**Exercise details:** Each entry below should be printed exactly as given.

**Data supplied:**
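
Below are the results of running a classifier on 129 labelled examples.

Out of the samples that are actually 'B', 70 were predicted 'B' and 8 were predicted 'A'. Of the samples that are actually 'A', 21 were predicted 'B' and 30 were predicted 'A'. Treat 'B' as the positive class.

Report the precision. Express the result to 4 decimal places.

Precision = TP/(TP+FP) = 70/(70+21) = 70/91 = 0.7692

0.7692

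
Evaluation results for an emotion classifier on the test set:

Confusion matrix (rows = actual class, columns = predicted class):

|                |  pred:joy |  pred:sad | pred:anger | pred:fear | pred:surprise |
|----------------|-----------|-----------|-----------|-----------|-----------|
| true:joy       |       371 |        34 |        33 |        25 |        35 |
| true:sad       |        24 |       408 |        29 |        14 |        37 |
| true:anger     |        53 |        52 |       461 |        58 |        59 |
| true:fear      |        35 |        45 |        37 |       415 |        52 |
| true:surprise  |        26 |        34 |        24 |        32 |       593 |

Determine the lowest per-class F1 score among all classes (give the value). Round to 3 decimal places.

0.728

Per-class F1 score (2·TP/(2·TP+FP+FN)):
  joy: TP=371, FP=24+53+35+26=138, FN=34+33+25+35=127 → 742/1007 = 0.7368
  sad: TP=408, FP=34+52+45+34=165, FN=24+29+14+37=104 → 816/1085 = 0.7521
  anger: TP=461, FP=33+29+37+24=123, FN=53+52+58+59=222 → 922/1267 = 0.7277
  fear: TP=415, FP=25+14+58+32=129, FN=35+45+37+52=169 → 830/1128 = 0.7358
  surprise: TP=593, FP=35+37+59+52=183, FN=26+34+24+32=116 → 1186/1485 = 0.7987
Lowest is class 'anger' with F1 score = 0.728.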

**Task solution:**
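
Below are the results of running a classifier on 129 labelled examples.

Out of the samples that are actually 'B', 70 were predicted 'B' and 8 were predicted 'A'. Of the samples that are actually 'A', 21 were predicted 'B' and 30 were predicted 'A'. Treat 'B' as the positive class.

Report the precision. Express the result to 4 decimal places.

Precision = TP/(TP+FP) = 70/(70+21) = 70/91 = 0.7692

0.7692

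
Evaluation results for an emotion classifier on the test set:

Confusion matrix (rows = actual class, columns = predicted class):

|                |  pred:joy |  pred:sad | pred:anger | pred:fear | pred:surprise |
|----------------|-----------|-----------|-----------|-----------|-----------|
| true:joy       |       371 |        34 |        33 |        25 |        35 |
| true:sad       |        24 |       408 |        29 |        14 |        37 |
| true:anger     |        53 |        52 |       461 |        58 |        59 |
| true:fear      |        35 |        45 |        37 |       415 |        52 |
| true:surprise  |        26 |        34 |        24 |        32 |       593 |

Determine the lowest per-class F1 score among all classes (give the value). Round to 3 decimal places.

0.728

Per-class F1 score (2·TP/(2·TP+FP+FN)):
  joy: TP=371, FP=24+53+35+26=138, FN=34+33+25+35=127 → 742/1007 = 0.7368
  sad: TP=408, FP=34+52+45+34=165, FN=24+29+14+37=104 → 816/1085 = 0.7521
  anger: TP=461, FP=33+29+37+24=123, FN=53+52+58+59=222 → 922/1267 = 0.7277
  fear: TP=415, FP=25+14+58+32=129, FN=35+45+37+52=169 → 830/1128 = 0.7358
  surprise: TP=593, FP=35+37+59+52=183, FN=26+34+24+32=116 → 1186/1485 = 0.7987
Lowest is class 'anger' with F1 score = 0.728.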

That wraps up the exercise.